(Stored data entries)
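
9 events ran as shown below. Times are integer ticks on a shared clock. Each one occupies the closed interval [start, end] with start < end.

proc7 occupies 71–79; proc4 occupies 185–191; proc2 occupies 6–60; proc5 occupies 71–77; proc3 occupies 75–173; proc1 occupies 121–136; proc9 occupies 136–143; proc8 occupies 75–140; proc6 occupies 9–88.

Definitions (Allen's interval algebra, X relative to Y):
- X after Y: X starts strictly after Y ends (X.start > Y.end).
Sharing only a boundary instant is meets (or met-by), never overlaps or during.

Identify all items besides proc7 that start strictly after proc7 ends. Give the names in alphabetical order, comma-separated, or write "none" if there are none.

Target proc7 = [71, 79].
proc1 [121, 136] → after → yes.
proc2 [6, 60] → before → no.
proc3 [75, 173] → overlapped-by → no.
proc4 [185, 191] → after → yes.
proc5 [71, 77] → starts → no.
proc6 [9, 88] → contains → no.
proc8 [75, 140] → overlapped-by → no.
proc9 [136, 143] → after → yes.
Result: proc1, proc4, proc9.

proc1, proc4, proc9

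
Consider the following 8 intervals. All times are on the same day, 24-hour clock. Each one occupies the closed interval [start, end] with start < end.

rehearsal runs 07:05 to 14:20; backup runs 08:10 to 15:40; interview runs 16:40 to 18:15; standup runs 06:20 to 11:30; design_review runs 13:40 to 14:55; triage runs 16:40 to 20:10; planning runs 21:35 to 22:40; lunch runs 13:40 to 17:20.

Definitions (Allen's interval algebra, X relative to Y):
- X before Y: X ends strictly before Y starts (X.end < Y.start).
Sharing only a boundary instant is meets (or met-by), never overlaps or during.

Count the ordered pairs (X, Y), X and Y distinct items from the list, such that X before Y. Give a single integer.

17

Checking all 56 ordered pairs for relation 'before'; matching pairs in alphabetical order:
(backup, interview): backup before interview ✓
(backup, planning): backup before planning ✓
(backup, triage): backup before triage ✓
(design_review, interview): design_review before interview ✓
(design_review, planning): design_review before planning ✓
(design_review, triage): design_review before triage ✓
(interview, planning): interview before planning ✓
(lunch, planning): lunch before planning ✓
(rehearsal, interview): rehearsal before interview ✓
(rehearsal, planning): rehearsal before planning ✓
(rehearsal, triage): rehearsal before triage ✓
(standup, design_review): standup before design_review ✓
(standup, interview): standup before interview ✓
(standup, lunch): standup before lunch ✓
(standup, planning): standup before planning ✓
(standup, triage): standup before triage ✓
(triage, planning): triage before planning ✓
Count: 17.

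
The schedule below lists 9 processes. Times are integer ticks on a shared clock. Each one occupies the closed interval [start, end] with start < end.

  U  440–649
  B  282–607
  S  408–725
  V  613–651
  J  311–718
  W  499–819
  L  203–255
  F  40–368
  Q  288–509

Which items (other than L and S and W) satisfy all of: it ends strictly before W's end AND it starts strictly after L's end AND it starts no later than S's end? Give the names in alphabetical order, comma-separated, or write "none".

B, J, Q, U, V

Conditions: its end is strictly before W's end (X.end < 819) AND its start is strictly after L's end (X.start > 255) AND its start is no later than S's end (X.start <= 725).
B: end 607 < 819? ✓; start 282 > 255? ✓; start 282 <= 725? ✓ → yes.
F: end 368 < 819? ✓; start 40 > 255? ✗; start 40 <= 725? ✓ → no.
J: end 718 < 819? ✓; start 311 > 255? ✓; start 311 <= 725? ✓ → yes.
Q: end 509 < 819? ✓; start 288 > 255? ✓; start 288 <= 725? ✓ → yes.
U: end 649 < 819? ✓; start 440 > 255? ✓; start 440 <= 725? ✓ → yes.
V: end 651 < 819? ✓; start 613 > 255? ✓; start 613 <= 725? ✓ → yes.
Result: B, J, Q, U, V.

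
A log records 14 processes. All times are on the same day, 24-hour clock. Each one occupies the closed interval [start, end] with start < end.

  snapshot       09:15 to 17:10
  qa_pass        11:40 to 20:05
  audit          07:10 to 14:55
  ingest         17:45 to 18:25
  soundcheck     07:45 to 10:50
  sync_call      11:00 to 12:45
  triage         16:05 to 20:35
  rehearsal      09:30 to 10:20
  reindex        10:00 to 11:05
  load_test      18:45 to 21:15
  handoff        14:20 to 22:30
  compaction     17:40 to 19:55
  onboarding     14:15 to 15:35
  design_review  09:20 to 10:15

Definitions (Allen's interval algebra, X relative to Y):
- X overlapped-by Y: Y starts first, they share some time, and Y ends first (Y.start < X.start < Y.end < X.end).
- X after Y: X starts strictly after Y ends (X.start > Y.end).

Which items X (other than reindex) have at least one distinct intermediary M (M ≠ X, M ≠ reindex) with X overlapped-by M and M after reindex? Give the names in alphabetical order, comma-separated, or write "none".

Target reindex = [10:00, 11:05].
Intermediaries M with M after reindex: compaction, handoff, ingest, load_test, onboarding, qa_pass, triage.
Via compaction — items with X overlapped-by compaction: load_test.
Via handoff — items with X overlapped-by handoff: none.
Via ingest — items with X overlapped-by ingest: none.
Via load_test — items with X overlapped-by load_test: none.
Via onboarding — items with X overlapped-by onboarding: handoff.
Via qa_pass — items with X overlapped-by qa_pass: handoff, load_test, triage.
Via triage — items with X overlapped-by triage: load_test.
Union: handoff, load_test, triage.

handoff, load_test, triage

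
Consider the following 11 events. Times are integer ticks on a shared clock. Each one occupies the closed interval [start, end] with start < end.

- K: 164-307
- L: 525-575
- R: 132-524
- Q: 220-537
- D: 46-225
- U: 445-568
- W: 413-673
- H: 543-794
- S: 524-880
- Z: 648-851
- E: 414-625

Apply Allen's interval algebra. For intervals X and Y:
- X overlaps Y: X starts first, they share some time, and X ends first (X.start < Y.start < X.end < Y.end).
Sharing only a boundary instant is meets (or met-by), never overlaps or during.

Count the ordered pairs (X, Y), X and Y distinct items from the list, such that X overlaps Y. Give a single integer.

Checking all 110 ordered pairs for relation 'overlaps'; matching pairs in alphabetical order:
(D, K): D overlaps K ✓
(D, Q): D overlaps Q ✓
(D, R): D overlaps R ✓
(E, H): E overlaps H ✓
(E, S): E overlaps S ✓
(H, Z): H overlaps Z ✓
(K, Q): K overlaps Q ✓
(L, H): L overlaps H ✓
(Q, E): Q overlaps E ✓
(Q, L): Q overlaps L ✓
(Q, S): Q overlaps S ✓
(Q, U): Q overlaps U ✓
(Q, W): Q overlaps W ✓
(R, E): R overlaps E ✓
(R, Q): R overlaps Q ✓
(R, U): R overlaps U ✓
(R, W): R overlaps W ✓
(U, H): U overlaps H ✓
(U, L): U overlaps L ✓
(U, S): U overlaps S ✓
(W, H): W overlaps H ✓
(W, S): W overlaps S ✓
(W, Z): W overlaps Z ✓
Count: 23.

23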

--

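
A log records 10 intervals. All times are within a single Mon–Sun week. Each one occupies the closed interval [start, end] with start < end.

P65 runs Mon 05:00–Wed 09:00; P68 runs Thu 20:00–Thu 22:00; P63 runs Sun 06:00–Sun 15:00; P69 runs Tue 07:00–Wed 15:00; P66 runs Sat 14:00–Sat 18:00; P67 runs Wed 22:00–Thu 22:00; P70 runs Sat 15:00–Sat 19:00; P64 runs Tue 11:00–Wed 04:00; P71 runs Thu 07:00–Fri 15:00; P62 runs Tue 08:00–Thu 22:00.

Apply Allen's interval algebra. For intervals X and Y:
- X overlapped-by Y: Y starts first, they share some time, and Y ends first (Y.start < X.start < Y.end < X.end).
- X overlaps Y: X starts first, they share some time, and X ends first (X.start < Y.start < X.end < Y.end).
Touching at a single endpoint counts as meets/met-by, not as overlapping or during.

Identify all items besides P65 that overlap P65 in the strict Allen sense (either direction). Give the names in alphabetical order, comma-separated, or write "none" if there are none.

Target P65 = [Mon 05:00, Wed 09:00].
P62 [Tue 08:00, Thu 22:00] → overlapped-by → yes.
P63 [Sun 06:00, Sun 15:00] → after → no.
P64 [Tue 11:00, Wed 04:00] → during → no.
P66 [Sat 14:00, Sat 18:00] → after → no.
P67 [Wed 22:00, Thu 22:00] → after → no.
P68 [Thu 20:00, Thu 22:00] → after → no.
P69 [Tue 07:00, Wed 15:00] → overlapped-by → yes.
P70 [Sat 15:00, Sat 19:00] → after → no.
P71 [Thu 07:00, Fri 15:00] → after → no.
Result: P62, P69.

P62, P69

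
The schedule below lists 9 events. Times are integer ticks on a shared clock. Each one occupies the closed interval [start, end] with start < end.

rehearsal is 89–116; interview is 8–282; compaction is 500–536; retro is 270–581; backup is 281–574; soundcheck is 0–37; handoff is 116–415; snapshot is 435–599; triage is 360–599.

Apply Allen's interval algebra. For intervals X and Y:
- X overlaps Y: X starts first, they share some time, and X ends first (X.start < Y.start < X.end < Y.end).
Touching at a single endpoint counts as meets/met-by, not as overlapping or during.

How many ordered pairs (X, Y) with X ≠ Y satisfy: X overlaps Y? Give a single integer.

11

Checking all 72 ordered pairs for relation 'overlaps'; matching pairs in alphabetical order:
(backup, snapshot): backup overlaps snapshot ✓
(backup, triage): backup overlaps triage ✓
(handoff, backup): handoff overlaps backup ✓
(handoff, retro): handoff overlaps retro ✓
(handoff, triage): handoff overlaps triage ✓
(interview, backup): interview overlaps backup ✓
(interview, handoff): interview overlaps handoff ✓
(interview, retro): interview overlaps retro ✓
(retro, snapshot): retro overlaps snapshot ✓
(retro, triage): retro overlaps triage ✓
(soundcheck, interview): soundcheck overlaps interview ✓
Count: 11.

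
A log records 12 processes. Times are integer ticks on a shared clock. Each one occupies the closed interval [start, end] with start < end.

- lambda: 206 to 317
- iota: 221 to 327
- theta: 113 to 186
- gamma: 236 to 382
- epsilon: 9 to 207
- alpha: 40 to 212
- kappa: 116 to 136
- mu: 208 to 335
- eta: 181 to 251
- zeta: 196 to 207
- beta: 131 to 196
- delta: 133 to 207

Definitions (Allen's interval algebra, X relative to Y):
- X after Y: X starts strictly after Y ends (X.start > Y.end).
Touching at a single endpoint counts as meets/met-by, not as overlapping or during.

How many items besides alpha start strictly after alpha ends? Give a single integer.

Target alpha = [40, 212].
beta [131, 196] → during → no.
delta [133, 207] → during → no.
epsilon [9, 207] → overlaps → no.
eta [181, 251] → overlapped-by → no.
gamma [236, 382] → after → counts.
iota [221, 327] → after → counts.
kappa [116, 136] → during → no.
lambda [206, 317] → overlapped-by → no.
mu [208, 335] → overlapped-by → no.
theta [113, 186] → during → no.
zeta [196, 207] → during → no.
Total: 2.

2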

What you are asked to do — The entries above hold a line with "A log records 14" and a later line with "14:15 to 15:35". Write out exactly those lines and all lines between, nothing more.

Answer space —
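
A log records 14 processes. All times are on the same day, 24-hour clock. Each one occupies the closed interval [start, end] with start < end.

  snapshot       09:15 to 17:10
  qa_pass        11:40 to 20:05
  audit          07:10 to 14:55
  ingest         17:45 to 18:25
  soundcheck     07:45 to 10:50
  sync_call      11:00 to 12:45
  triage         16:05 to 20:35
  rehearsal      09:30 to 10:20
  reindex        10:00 to 11:05
  load_test      18:45 to 21:15
  handoff        14:20 to 22:30
  compaction     17:40 to 19:55
  onboarding     14:15 to 15:35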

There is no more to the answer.